Reproduce exactly the line with "A partition separates" and all the lines beneath it, stopping only at the end of the material.

*** EXTRACTED DATA Section Begins ***

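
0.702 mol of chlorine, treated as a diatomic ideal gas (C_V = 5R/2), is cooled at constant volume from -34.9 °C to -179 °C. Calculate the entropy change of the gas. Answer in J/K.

In kelvin: T₁ = 238.25 K, T₂ = 94.15 K. At constant volume, ΔS = nC_V ln(T₂/T₁) with C_V = 5R/2 = 20.79 J mol⁻¹ K⁻¹.
ΔS = 0.702 × 20.79 × ln(94.15/238.25) = -13.5 J/K.

ΔS = -13.5 J/K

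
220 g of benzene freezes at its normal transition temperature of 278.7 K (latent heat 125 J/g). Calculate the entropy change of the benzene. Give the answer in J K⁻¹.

ΔS = -98.7 J/K

Heat released by the substance: Q = −mL = −220 × 125 = −27500 J.
At constant T, ΔS = Q_rev/T = −27500 / 278.7 = -98.7 J/K.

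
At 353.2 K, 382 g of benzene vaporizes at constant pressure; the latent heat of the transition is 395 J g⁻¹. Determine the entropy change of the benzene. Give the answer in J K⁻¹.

Heat absorbed by the substance: Q = mL = 382 × 395 = 150890 J.
At constant T, ΔS = Q_rev/T = 150890 / 353.2 = 427 J/K.

ΔS = 427 J/K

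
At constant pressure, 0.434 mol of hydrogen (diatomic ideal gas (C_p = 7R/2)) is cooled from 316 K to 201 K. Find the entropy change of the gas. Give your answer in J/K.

ΔS = -5.71 J/K

At constant pressure, ΔS = nC_p ln(T₂/T₁) with C_p = 7R/2 = 29.1 J mol⁻¹ K⁻¹.
ΔS = 0.434 × 29.1 × ln(201/316) = -5.71 J/K.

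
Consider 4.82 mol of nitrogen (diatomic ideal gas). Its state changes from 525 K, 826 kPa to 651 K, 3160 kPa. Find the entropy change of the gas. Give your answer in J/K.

ΔS = nC_p ln(T₂/T₁) − nR ln(P₂/P₁), with C_p = 7R/2 = 29.1 J mol⁻¹ K⁻¹ for a diatomic ideal gas.
ΔS = 4.82 × [29.1 × ln(651/525) − 8.314 × ln(3160/826)] = -23.6 J/K.

ΔS = -23.6 J/K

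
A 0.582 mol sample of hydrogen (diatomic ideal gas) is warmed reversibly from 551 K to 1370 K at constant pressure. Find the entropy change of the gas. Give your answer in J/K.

At constant pressure, ΔS = nC_p ln(T₂/T₁) with C_p = 7R/2 = 29.1 J mol⁻¹ K⁻¹.
ΔS = 0.582 × 29.1 × ln(1370/551) = 15.4 J/K.

ΔS = 15.4 J/K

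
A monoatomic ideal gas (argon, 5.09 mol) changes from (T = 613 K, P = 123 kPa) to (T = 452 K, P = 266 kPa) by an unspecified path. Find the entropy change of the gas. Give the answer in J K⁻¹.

ΔS = -64.9 J/K

ΔS = nC_p ln(T₂/T₁) − nR ln(P₂/P₁), with C_p = 5R/2 = 20.79 J mol⁻¹ K⁻¹ for a monoatomic ideal gas.
ΔS = 5.09 × [20.79 × ln(452/613) − 8.314 × ln(266/123)] = -64.9 J/K.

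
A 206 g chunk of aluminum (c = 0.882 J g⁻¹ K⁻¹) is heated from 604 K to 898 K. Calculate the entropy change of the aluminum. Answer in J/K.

ΔS = ∫dQ_rev/T = m c ln(T₂/T₁) = 206 × 0.882 × ln(898/604) = 72.1 J/K.

ΔS = 72.1 J/K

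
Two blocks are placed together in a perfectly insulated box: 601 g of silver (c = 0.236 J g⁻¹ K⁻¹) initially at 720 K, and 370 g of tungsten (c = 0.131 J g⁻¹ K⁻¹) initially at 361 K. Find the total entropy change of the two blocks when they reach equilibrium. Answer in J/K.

ΔS_total = 7.62 J/K

Energy balance: T_f = (m₁c₁T₁ + m₂c₂T₂)/(m₁c₁ + m₂c₂) = 628.56 K.
ΔS₁ = m₁c₁ ln(T_f/T₁) = 141.836 × ln(628.56/720) = -19.26 J/K.
ΔS₂ = m₂c₂ ln(T_f/T₂) = 48.47 × ln(628.56/361) = 26.88 J/K.
ΔS_total = -19.26 + 26.88 = 7.62 J/K.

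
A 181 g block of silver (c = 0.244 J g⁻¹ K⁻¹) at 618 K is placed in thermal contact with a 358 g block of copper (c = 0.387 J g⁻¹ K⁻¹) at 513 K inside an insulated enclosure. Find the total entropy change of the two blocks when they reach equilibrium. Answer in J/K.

ΔS_total = 0.599 J/K

Energy balance: T_f = (m₁c₁T₁ + m₂c₂T₂)/(m₁c₁ + m₂c₂) = 538.38 K.
ΔS₁ = m₁c₁ ln(T_f/T₁) = 44.164 × ln(538.38/618) = -6.091 J/K.
ΔS₂ = m₂c₂ ln(T_f/T₂) = 138.546 × ln(538.38/513) = 6.69 J/K.
ΔS_total = -6.091 + 6.69 = 0.599 J/K.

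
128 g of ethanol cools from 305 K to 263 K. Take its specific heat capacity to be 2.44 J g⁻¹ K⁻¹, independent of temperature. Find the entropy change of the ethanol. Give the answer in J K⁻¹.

ΔS = -46.3 J/K

ΔS = ∫dQ_rev/T = m c ln(T₂/T₁) = 128 × 2.44 × ln(263/305) = -46.3 J/K.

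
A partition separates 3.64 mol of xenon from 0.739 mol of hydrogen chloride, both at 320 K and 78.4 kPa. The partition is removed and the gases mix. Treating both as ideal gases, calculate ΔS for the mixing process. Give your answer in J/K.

ΔS_mix = 16.5 J/K

Mole fractions: x_A = 3.64/4.38 = 0.831, x_B = 0.169.
ΔS_mix = −R(n_A ln x_A + n_B ln x_B) = −8.314 × (3.64 ln 0.831 + 0.739 ln 0.169) = 16.5 J/K.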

*** EXTRACTED DATA Section Ends ***

### REPLY
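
A partition separates 3.64 mol of xenon from 0.739 mol of hydrogen chloride, both at 320 K and 78.4 kPa. The partition is removed and the gases mix. Treating both as ideal gases, calculate ΔS for the mixing process. Give your answer in J/K.

ΔS_mix = 16.5 J/K

Mole fractions: x_A = 3.64/4.38 = 0.831, x_B = 0.169.
ΔS_mix = −R(n_A ln x_A + n_B ln x_B) = −8.314 × (3.64 ln 0.831 + 0.739 ln 0.169) = 16.5 J/K.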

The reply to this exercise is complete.